Task to carry out: Give back all the data below exactly as it is shown.

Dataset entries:
==*==

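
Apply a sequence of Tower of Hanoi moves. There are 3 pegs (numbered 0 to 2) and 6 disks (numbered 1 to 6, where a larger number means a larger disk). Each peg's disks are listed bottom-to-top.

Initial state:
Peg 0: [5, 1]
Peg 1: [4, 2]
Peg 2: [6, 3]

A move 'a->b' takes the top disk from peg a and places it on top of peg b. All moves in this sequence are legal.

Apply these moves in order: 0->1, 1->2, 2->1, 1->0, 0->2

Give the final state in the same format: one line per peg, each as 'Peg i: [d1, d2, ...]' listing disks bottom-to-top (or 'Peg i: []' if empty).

Answer: Peg 0: [5]
Peg 1: [4, 2]
Peg 2: [6, 3, 1]

Derivation:
After move 1 (0->1):
Peg 0: [5]
Peg 1: [4, 2, 1]
Peg 2: [6, 3]

After move 2 (1->2):
Peg 0: [5]
Peg 1: [4, 2]
Peg 2: [6, 3, 1]

After move 3 (2->1):
Peg 0: [5]
Peg 1: [4, 2, 1]
Peg 2: [6, 3]

After move 4 (1->0):
Peg 0: [5, 1]
Peg 1: [4, 2]
Peg 2: [6, 3]

After move 5 (0->2):
Peg 0: [5]
Peg 1: [4, 2]
Peg 2: [6, 3, 1]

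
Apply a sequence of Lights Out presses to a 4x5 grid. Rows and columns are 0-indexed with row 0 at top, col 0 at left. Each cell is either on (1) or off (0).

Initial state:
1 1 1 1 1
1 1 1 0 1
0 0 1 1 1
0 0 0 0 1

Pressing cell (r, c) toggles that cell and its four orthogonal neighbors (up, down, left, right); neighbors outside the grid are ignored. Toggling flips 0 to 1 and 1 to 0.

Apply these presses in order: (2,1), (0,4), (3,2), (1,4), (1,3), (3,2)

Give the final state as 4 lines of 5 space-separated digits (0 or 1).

Answer: 1 1 1 1 1
1 0 0 0 0
1 1 0 0 0
0 1 0 0 1

Derivation:
After press 1 at (2,1):
1 1 1 1 1
1 0 1 0 1
1 1 0 1 1
0 1 0 0 1

After press 2 at (0,4):
1 1 1 0 0
1 0 1 0 0
1 1 0 1 1
0 1 0 0 1

After press 3 at (3,2):
1 1 1 0 0
1 0 1 0 0
1 1 1 1 1
0 0 1 1 1

After press 4 at (1,4):
1 1 1 0 1
1 0 1 1 1
1 1 1 1 0
0 0 1 1 1

After press 5 at (1,3):
1 1 1 1 1
1 0 0 0 0
1 1 1 0 0
0 0 1 1 1

After press 6 at (3,2):
1 1 1 1 1
1 0 0 0 0
1 1 0 0 0
0 1 0 0 1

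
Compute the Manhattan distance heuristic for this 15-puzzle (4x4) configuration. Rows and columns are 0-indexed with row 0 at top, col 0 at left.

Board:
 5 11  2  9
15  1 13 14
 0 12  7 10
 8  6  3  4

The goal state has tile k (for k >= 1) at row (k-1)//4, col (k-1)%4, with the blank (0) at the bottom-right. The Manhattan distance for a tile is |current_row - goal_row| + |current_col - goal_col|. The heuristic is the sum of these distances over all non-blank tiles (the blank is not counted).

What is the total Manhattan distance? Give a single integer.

Answer: 42

Derivation:
Tile 5: (0,0)->(1,0) = 1
Tile 11: (0,1)->(2,2) = 3
Tile 2: (0,2)->(0,1) = 1
Tile 9: (0,3)->(2,0) = 5
Tile 15: (1,0)->(3,2) = 4
Tile 1: (1,1)->(0,0) = 2
Tile 13: (1,2)->(3,0) = 4
Tile 14: (1,3)->(3,1) = 4
Tile 12: (2,1)->(2,3) = 2
Tile 7: (2,2)->(1,2) = 1
Tile 10: (2,3)->(2,1) = 2
Tile 8: (3,0)->(1,3) = 5
Tile 6: (3,1)->(1,1) = 2
Tile 3: (3,2)->(0,2) = 3
Tile 4: (3,3)->(0,3) = 3
Sum: 1 + 3 + 1 + 5 + 4 + 2 + 4 + 4 + 2 + 1 + 2 + 5 + 2 + 3 + 3 = 42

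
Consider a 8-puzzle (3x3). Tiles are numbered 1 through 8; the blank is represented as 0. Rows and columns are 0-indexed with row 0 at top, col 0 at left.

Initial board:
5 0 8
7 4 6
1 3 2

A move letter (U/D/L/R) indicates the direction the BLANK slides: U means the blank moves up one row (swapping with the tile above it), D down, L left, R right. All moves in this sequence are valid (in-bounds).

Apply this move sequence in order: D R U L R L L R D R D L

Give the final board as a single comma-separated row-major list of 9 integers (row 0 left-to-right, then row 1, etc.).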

==*==

Answer section:
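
Apply a sequence of Tower of Hanoi moves. There are 3 pegs (numbered 0 to 2) and 6 disks (numbered 1 to 6, where a larger number means a larger disk). Each peg's disks are listed bottom-to-top.

Initial state:
Peg 0: [5, 1]
Peg 1: [4, 2]
Peg 2: [6, 3]

A move 'a->b' takes the top disk from peg a and places it on top of peg b. All moves in this sequence are legal.

Apply these moves in order: 0->1, 1->2, 2->1, 1->0, 0->2

Give the final state in the same format: one line per peg, each as 'Peg i: [d1, d2, ...]' listing disks bottom-to-top (or 'Peg i: []' if empty).

Answer: Peg 0: [5]
Peg 1: [4, 2]
Peg 2: [6, 3, 1]

Derivation:
After move 1 (0->1):
Peg 0: [5]
Peg 1: [4, 2, 1]
Peg 2: [6, 3]

After move 2 (1->2):
Peg 0: [5]
Peg 1: [4, 2]
Peg 2: [6, 3, 1]

After move 3 (2->1):
Peg 0: [5]
Peg 1: [4, 2, 1]
Peg 2: [6, 3]

After move 4 (1->0):
Peg 0: [5, 1]
Peg 1: [4, 2]
Peg 2: [6, 3]

After move 5 (0->2):
Peg 0: [5]
Peg 1: [4, 2]
Peg 2: [6, 3, 1]

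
Apply a sequence of Lights Out presses to a 4x5 grid. Rows and columns are 0-indexed with row 0 at top, col 0 at left. Each cell is either on (1) or off (0).

Initial state:
1 1 1 1 1
1 1 1 0 1
0 0 1 1 1
0 0 0 0 1

Pressing cell (r, c) toggles that cell and its four orthogonal neighbors (up, down, left, right); neighbors outside the grid are ignored. Toggling flips 0 to 1 and 1 to 0.

Apply these presses in order: (2,1), (0,4), (3,2), (1,4), (1,3), (3,2)

Give the final state as 4 lines of 5 space-separated digits (0 or 1).

Answer: 1 1 1 1 1
1 0 0 0 0
1 1 0 0 0
0 1 0 0 1

Derivation:
After press 1 at (2,1):
1 1 1 1 1
1 0 1 0 1
1 1 0 1 1
0 1 0 0 1

After press 2 at (0,4):
1 1 1 0 0
1 0 1 0 0
1 1 0 1 1
0 1 0 0 1

After press 3 at (3,2):
1 1 1 0 0
1 0 1 0 0
1 1 1 1 1
0 0 1 1 1

After press 4 at (1,4):
1 1 1 0 1
1 0 1 1 1
1 1 1 1 0
0 0 1 1 1

After press 5 at (1,3):
1 1 1 1 1
1 0 0 0 0
1 1 1 0 0
0 0 1 1 1

After press 6 at (3,2):
1 1 1 1 1
1 0 0 0 0
1 1 0 0 0
0 1 0 0 1

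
Compute the Manhattan distance heuristic for this 15-puzzle (4x4) configuration. Rows and columns are 0-indexed with row 0 at top, col 0 at left.

Board:
 5 11  2  9
15  1 13 14
 0 12  7 10
 8  6  3  4

The goal state has tile k (for k >= 1) at row (k-1)//4, col (k-1)%4, with the blank (0) at the bottom-right. The Manhattan distance for a tile is |current_row - goal_row| + |current_col - goal_col|. The heuristic is the sum of these distances over all non-blank tiles (the blank is not counted).

What is the total Manhattan distance? Give a single integer.

Answer: 42

Derivation:
Tile 5: (0,0)->(1,0) = 1
Tile 11: (0,1)->(2,2) = 3
Tile 2: (0,2)->(0,1) = 1
Tile 9: (0,3)->(2,0) = 5
Tile 15: (1,0)->(3,2) = 4
Tile 1: (1,1)->(0,0) = 2
Tile 13: (1,2)->(3,0) = 4
Tile 14: (1,3)->(3,1) = 4
Tile 12: (2,1)->(2,3) = 2
Tile 7: (2,2)->(1,2) = 1
Tile 10: (2,3)->(2,1) = 2
Tile 8: (3,0)->(1,3) = 5
Tile 6: (3,1)->(1,1) = 2
Tile 3: (3,2)->(0,2) = 3
Tile 4: (3,3)->(0,3) = 3
Sum: 1 + 3 + 1 + 5 + 4 + 2 + 4 + 4 + 2 + 1 + 2 + 5 + 2 + 3 + 3 = 42

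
Consider a 8-puzzle (3x3). Tiles are numbered 1 through 8; the blank is represented as 0. Rows and columns are 0-indexed with row 0 at top, col 0 at left.

Initial board:
5 0 8
7 4 6
1 3 2

A move letter (U/D/L/R) indicates the direction the BLANK slides: U means the blank moves up one row (swapping with the tile above it), D down, L left, R right. All moves in this sequence are valid (in-bounds).

Apply this move sequence in order: D R U L R L L R D R D L

Give the final board as a single comma-separated row-major list of 9 integers (row 0 left-to-right, then row 1, etc.).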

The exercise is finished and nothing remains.